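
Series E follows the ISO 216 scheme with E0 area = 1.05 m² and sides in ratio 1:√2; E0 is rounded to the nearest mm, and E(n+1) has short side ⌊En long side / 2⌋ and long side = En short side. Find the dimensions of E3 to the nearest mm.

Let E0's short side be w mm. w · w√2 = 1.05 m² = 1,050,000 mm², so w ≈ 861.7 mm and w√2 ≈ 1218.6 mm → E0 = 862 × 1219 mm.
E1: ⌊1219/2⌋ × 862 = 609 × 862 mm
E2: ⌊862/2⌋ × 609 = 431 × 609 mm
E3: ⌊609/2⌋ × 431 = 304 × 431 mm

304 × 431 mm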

--- Task details ---
Repeat the records above exactly as they appear.

--- Written solution ---
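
Series E follows the ISO 216 scheme with E0 area = 1.05 m² and sides in ratio 1:√2; E0 is rounded to the nearest mm, and E(n+1) has short side ⌊En long side / 2⌋ and long side = En short side. Find the dimensions of E3 to the nearest mm.

Let E0's short side be w mm. w · w√2 = 1.05 m² = 1,050,000 mm², so w ≈ 861.7 mm and w√2 ≈ 1218.6 mm → E0 = 862 × 1219 mm.
E1: ⌊1219/2⌋ × 862 = 609 × 862 mm
E2: ⌊862/2⌋ × 609 = 431 × 609 mm
E3: ⌊609/2⌋ × 431 = 304 × 431 mm

304 × 431 mm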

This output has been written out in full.